==== SOURCE MATERIAL

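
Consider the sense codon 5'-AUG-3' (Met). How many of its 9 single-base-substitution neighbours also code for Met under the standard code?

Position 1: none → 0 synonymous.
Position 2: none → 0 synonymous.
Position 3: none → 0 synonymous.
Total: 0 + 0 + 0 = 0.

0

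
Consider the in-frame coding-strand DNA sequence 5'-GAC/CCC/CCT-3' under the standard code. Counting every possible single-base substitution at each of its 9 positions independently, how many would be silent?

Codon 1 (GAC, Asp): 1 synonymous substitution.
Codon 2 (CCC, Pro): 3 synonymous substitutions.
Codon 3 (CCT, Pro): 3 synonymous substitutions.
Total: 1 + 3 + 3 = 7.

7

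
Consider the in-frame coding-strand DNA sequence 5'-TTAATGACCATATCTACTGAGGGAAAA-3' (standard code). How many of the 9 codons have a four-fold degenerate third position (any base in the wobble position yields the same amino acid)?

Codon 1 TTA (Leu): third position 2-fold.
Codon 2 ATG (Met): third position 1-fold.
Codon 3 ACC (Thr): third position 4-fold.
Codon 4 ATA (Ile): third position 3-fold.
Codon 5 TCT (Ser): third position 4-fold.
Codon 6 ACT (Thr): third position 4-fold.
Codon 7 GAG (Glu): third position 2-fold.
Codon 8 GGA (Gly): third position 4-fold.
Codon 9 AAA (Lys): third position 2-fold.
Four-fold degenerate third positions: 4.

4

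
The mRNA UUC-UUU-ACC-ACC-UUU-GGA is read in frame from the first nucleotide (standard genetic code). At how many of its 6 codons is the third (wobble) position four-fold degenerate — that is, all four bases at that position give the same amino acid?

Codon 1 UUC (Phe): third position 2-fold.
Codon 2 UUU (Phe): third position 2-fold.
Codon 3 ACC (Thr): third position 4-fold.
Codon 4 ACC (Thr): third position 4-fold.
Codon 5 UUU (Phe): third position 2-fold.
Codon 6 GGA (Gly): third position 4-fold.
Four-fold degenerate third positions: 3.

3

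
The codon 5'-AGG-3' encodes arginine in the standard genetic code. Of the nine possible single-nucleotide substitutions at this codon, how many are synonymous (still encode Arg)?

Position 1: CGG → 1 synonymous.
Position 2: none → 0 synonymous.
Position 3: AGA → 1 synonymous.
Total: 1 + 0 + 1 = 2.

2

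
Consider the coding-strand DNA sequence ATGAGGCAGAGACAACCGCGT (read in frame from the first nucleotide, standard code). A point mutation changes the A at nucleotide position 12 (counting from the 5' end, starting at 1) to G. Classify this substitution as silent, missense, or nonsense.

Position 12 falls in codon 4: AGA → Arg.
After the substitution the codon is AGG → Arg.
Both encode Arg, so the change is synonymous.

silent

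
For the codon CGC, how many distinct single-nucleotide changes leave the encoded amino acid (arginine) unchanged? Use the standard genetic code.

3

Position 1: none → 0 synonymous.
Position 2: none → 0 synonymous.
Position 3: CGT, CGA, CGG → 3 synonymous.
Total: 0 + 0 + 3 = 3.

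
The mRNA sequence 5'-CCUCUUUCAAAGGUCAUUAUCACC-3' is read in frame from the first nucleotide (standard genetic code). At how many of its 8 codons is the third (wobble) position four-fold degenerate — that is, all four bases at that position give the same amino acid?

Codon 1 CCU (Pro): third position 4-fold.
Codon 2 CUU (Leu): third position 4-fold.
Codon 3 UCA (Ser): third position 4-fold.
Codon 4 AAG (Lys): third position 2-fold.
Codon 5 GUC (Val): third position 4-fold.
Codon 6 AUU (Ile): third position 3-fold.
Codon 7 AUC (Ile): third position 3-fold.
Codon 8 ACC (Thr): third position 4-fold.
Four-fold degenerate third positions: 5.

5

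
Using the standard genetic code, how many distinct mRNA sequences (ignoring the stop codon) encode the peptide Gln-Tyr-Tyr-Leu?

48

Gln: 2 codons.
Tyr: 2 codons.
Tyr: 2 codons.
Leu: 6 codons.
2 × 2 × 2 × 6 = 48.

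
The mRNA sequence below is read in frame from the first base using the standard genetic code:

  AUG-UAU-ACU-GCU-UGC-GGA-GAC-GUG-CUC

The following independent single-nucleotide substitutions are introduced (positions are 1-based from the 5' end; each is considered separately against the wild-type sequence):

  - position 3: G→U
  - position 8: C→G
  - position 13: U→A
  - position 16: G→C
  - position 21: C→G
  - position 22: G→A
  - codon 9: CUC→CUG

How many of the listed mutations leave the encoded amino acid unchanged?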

========

* **WORK REQUEST**:
Each entry above needs to be retyped exactly.

* **RESULT FOR THIS EXERCISE**:
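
Consider the sense codon 5'-AUG-3' (Met). How many of its 9 single-base-substitution neighbours also code for Met under the standard code?

Position 1: none → 0 synonymous.
Position 2: none → 0 synonymous.
Position 3: none → 0 synonymous.
Total: 0 + 0 + 0 = 0.

0

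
Consider the in-frame coding-strand DNA sequence 5'-GAC/CCC/CCT-3' under the standard code. Counting every possible single-base substitution at each of its 9 positions independently, how many would be silent?

Codon 1 (GAC, Asp): 1 synonymous substitution.
Codon 2 (CCC, Pro): 3 synonymous substitutions.
Codon 3 (CCT, Pro): 3 synonymous substitutions.
Total: 1 + 3 + 3 = 7.

7

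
Consider the in-frame coding-strand DNA sequence 5'-TTAATGACCATATCTACTGAGGGAAAA-3' (standard code). How many of the 9 codons have a four-fold degenerate third position (any base in the wobble position yields the same amino acid)?

Codon 1 TTA (Leu): third position 2-fold.
Codon 2 ATG (Met): third position 1-fold.
Codon 3 ACC (Thr): third position 4-fold.
Codon 4 ATA (Ile): third position 3-fold.
Codon 5 TCT (Ser): third position 4-fold.
Codon 6 ACT (Thr): third position 4-fold.
Codon 7 GAG (Glu): third position 2-fold.
Codon 8 GGA (Gly): third position 4-fold.
Codon 9 AAA (Lys): third position 2-fold.
Four-fold degenerate third positions: 4.

4

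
The mRNA UUC-UUU-ACC-ACC-UUU-GGA is read in frame from the first nucleotide (standard genetic code). At how many of its 6 codons is the third (wobble) position four-fold degenerate — that is, all four bases at that position give the same amino acid?

Codon 1 UUC (Phe): third position 2-fold.
Codon 2 UUU (Phe): third position 2-fold.
Codon 3 ACC (Thr): third position 4-fold.
Codon 4 ACC (Thr): third position 4-fold.
Codon 5 UUU (Phe): third position 2-fold.
Codon 6 GGA (Gly): third position 4-fold.
Four-fold degenerate third positions: 3.

3

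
The codon 5'-AGG-3' encodes arginine in the standard genetic code. Of the nine possible single-nucleotide substitutions at this codon, how many are synonymous (still encode Arg)?

Position 1: CGG → 1 synonymous.
Position 2: none → 0 synonymous.
Position 3: AGA → 1 synonymous.
Total: 1 + 0 + 1 = 2.

2

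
Consider the coding-strand DNA sequence ATGAGGCAGAGACAACCGCGT (read in frame from the first nucleotide, standard code). A point mutation changes the A at nucleotide position 12 (counting from the 5' end, starting at 1) to G. Classify this substitution as silent, missense, or nonsense.

Position 12 falls in codon 4: AGA → Arg.
After the substitution the codon is AGG → Arg.
Both encode Arg, so the change is synonymous.

silent

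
For the codon CGC, how many distinct single-nucleotide changes leave the encoded amino acid (arginine) unchanged? Use the standard genetic code.

3

Position 1: none → 0 synonymous.
Position 2: none → 0 synonymous.
Position 3: CGT, CGA, CGG → 3 synonymous.
Total: 0 + 0 + 3 = 3.

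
The mRNA sequence 5'-CCUCUUUCAAAGGUCAUUAUCACC-3' is read in frame from the first nucleotide (standard genetic code). At how many of its 8 codons is the third (wobble) position four-fold degenerate — that is, all four bases at that position give the same amino acid?

Codon 1 CCU (Pro): third position 4-fold.
Codon 2 CUU (Leu): third position 4-fold.
Codon 3 UCA (Ser): third position 4-fold.
Codon 4 AAG (Lys): third position 2-fold.
Codon 5 GUC (Val): third position 4-fold.
Codon 6 AUU (Ile): third position 3-fold.
Codon 7 AUC (Ile): third position 3-fold.
Codon 8 ACC (Thr): third position 4-fold.
Four-fold degenerate third positions: 5.

5

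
Using the standard genetic code, how many distinct mRNA sequences (ignoring the stop codon) encode the peptide Gln-Tyr-Tyr-Leu?

48

Gln: 2 codons.
Tyr: 2 codons.
Tyr: 2 codons.
Leu: 6 codons.
2 × 2 × 2 × 6 = 48.

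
The mRNA sequence below is read in frame from the first base using the standard genetic code:

  AUG-UAU-ACU-GCU-UGC-GGA-GAC-GUG-CUC

The following independent single-nucleotide substitutions are introduced (positions are 1-based from the 5' end; each is considered separately against the wild-type sequence):

  - position 3: G→U
  - position 8: C→G
  - position 13: U→A
  - position 16: G→C
  - position 21: C→G
  - position 22: G→A
  - codon 9: CUC→CUG

How many of the listed mutations leave the encoded amino acid unchanged?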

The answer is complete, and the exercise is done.